In the records below, the line containing "Resting the dough has" is the first to keep. Retype it and all later lines exactly, through the end.

:: Provided records ::

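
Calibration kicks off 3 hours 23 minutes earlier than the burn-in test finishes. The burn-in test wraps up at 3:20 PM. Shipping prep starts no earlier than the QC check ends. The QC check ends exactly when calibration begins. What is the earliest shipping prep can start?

11:57 AM

Calibration starts at 3:20 PM − 203 min = 11:57 AM.
So the QC check ends at 11:57 AM.
Shipping prep is bounded by the QC check, so the earliest it can start is 11:57 AM.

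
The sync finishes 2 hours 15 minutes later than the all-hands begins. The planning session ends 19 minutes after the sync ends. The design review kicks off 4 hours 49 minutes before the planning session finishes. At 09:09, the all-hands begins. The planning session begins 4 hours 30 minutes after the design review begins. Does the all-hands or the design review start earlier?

The sync ends at 09:09 + 135 min = 11:24.
The planning session ends at 11:24 + 19 min = 11:43.
The design review starts at 11:43 − 289 min = 06:54.
The all-hands starts at 09:09 and the design review starts at 06:54, so the design review is first.

the design review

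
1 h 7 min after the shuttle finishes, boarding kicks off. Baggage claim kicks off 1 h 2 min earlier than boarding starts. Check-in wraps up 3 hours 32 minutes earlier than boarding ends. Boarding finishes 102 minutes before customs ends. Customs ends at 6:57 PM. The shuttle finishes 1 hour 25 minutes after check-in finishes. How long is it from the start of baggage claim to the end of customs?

3 hours 44 minutes

Boarding ends at 6:57 PM − 102 min = 5:15 PM.
Check-in ends at 5:15 PM − 212 min = 1:43 PM.
The shuttle ends at 1:43 PM + 85 min = 3:08 PM.
Boarding starts at 3:08 PM + 67 min = 4:15 PM.
Baggage claim starts at 4:15 PM − 62 min = 3:13 PM.
From 3:13 PM to 6:57 PM is 3 hours 44 minutes.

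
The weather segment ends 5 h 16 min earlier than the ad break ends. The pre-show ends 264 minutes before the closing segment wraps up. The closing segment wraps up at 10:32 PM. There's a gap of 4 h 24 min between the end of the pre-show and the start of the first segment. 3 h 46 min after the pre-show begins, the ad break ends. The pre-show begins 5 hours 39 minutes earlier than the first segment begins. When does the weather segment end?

The pre-show ends at 10:32 PM − 264 min = 6:08 PM.
The first segment starts at 6:08 PM + 264 min = 10:32 PM.
The pre-show starts at 10:32 PM − 339 min = 4:53 PM.
The ad break ends at 4:53 PM + 226 min = 8:39 PM.
The weather segment ends at 8:39 PM − 316 min = 3:23 PM.

3:23 PM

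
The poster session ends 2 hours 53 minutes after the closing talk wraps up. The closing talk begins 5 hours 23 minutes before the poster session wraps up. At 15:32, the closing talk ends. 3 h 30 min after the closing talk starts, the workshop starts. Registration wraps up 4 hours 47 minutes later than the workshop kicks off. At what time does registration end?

21:19

The poster session ends at 15:32 + 173 min = 18:25.
The closing talk starts at 18:25 − 323 min = 13:02.
The workshop starts at 13:02 + 210 min = 16:32.
Registration ends at 16:32 + 287 min = 21:19.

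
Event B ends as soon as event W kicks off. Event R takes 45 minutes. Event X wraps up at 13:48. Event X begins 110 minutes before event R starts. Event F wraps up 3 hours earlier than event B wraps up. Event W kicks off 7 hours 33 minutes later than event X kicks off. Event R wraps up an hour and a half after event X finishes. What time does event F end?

17:16

Event R ends at 13:48 + 90 min = 15:18.
Event R starts at 15:18 − 45 min = 14:33.
Event X starts at 14:33 − 110 min = 12:43.
Event W starts at 12:43 + 453 min = 20:16.
So event B ends at 20:16.
Event F ends at 20:16 − 180 min = 17:16.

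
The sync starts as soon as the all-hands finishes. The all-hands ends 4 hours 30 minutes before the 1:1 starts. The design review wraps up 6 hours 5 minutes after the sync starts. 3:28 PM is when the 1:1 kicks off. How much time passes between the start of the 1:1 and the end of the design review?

The all-hands ends at 3:28 PM − 270 min = 10:58 AM.
So the sync starts at 10:58 AM.
The design review ends at 10:58 AM + 365 min = 5:03 PM.
From 3:28 PM to 5:03 PM is 1 h 35 min.

1 h 35 min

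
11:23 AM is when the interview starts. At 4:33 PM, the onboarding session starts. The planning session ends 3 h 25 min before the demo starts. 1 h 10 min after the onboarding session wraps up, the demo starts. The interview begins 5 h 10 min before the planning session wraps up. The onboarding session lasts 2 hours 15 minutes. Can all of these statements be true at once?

Yes

The onboarding session ends at 4:33 PM + 135 min = 6:48 PM.
The demo starts at 6:48 PM + 70 min = 7:58 PM.
The planning session ends at 7:58 PM − 205 min = 4:33 PM.
The interview starts at 4:33 PM − 310 min = 11:23 AM.
That matches the stated 11:23 AM, so the schedule is consistent.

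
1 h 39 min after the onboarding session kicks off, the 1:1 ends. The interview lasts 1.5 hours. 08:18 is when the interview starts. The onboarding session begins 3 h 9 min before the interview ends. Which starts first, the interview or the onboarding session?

The interview ends at 08:18 + 90 min = 09:48.
The onboarding session starts at 09:48 − 189 min = 06:39.
The interview starts at 08:18 and the onboarding session starts at 06:39, so the onboarding session is first.

the onboarding session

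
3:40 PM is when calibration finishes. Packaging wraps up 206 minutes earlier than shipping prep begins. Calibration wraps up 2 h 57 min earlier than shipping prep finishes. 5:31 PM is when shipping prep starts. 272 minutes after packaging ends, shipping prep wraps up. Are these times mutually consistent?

Yes

Packaging ends at 5:31 PM − 206 min = 2:05 PM.
Shipping prep ends at 2:05 PM + 272 min = 6:37 PM.
Calibration ends at 6:37 PM − 177 min = 3:40 PM.
That matches the stated 3:40 PM, so the schedule is consistent.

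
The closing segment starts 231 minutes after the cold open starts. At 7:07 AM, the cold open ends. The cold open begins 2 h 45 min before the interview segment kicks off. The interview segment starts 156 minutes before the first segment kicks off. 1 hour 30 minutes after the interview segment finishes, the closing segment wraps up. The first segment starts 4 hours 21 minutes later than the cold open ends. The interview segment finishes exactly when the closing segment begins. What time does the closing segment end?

11:28 AM

The first segment starts at 7:07 AM + 261 min = 11:28 AM.
The interview segment starts at 11:28 AM − 156 min = 8:52 AM.
The cold open starts at 8:52 AM − 165 min = 6:07 AM.
The closing segment starts at 6:07 AM + 231 min = 9:58 AM.
So the interview segment ends at 9:58 AM.
The closing segment ends at 9:58 AM + 90 min = 11:28 AM.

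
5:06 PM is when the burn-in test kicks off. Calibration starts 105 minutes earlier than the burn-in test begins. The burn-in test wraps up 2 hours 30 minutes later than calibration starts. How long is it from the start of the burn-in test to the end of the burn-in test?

45 minutes

Calibration starts at 5:06 PM − 105 min = 3:21 PM.
The burn-in test ends at 3:21 PM + 150 min = 5:51 PM.
From 5:06 PM to 5:51 PM is 45 minutes.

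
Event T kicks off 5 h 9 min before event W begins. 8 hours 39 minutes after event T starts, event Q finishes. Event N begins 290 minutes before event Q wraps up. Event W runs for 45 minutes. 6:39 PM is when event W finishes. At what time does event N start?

4:34 PM

Event W starts at 6:39 PM − 45 min = 5:54 PM.
Event T starts at 5:54 PM − 309 min = 12:45 PM.
Event Q ends at 12:45 PM + 519 min = 9:24 PM.
Event N starts at 9:24 PM − 290 min = 4:34 PM.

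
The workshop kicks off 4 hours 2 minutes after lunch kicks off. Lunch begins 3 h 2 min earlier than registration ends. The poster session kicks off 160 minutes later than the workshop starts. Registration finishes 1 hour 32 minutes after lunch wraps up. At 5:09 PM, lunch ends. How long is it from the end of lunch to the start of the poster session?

Registration ends at 5:09 PM + 92 min = 6:41 PM.
Lunch starts at 6:41 PM − 182 min = 3:39 PM.
The workshop starts at 3:39 PM + 242 min = 7:41 PM.
The poster session starts at 7:41 PM + 160 min = 10:21 PM.
From 5:09 PM to 10:21 PM is 5 h 12 min.

5 h 12 min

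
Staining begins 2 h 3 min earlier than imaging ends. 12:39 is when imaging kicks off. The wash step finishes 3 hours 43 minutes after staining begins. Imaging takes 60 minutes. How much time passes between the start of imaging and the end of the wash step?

Imaging ends at 12:39 + 60 min = 13:39.
Staining starts at 13:39 − 123 min = 11:36.
The wash step ends at 11:36 + 223 min = 15:19.
From 12:39 to 15:19 is 160 minutes.

160 minutes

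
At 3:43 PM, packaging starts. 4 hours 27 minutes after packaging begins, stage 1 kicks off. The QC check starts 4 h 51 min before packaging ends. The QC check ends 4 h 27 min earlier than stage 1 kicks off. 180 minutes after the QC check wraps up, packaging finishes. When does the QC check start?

1:52 PM

Stage 1 starts at 3:43 PM + 267 min = 8:10 PM.
The QC check ends at 8:10 PM − 267 min = 3:43 PM.
Packaging ends at 3:43 PM + 180 min = 6:43 PM.
The QC check starts at 6:43 PM − 291 min = 1:52 PM.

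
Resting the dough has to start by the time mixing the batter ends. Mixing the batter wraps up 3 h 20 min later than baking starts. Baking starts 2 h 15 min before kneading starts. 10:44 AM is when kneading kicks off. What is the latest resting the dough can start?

11:49 AM

Baking starts at 10:44 AM − 135 min = 8:29 AM.
Mixing the batter ends at 8:29 AM + 200 min = 11:49 AM.
Resting the dough is bounded by mixing the batter, so the latest it can start is 11:49 AM.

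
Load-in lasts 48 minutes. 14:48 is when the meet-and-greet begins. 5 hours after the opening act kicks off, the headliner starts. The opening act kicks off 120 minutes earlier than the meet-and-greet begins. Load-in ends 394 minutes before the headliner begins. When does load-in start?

The opening act starts at 14:48 − 120 min = 12:48.
The headliner starts at 12:48 + 300 min = 17:48.
Load-in ends at 17:48 − 394 min = 11:14.
Load-in starts at 11:14 − 48 min = 10:26.

10:26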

:::

## Written response:
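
Resting the dough has to start by the time mixing the batter ends. Mixing the batter wraps up 3 h 20 min later than baking starts. Baking starts 2 h 15 min before kneading starts. 10:44 AM is when kneading kicks off. What is the latest resting the dough can start?

11:49 AM

Baking starts at 10:44 AM − 135 min = 8:29 AM.
Mixing the batter ends at 8:29 AM + 200 min = 11:49 AM.
Resting the dough is bounded by mixing the batter, so the latest it can start is 11:49 AM.

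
Load-in lasts 48 minutes. 14:48 is when the meet-and-greet begins. 5 hours after the opening act kicks off, the headliner starts. The opening act kicks off 120 minutes earlier than the meet-and-greet begins. Load-in ends 394 minutes before the headliner begins. When does load-in start?

The opening act starts at 14:48 − 120 min = 12:48.
The headliner starts at 12:48 + 300 min = 17:48.
Load-in ends at 17:48 − 394 min = 11:14.
Load-in starts at 11:14 − 48 min = 10:26.

10:26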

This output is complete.